§ What the task requires: What you return must match the data exactly, line for line.

§ Records for processing:

---

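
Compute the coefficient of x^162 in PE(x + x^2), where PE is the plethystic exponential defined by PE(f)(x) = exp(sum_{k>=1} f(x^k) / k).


With f(x) = x + x^2, the exponent is sum_{k>=1} (x^k + x^(2k)) / k = -ln(1 - x) - ln(1 - x^2). Exponentiating:
PE(x + x^2) = 1 / ((1 - x)(1 - x^2)).
This is the generating function for partitions of n into parts of size 1 or 2. The number of 2's can be any j in 0..81, and the rest are 1's, so
[x^162] = floor(162/2) + 1 = 82.

82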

---

§ Solved problem:
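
Compute the coefficient of x^162 in PE(x + x^2), where PE is the plethystic exponential defined by PE(f)(x) = exp(sum_{k>=1} f(x^k) / k).


With f(x) = x + x^2, the exponent is sum_{k>=1} (x^k + x^(2k)) / k = -ln(1 - x) - ln(1 - x^2). Exponentiating:
PE(x + x^2) = 1 / ((1 - x)(1 - x^2)).
This is the generating function for partitions of n into parts of size 1 or 2. The number of 2's can be any j in 0..81, and the rest are 1's, so
[x^162] = floor(162/2) + 1 = 82.

82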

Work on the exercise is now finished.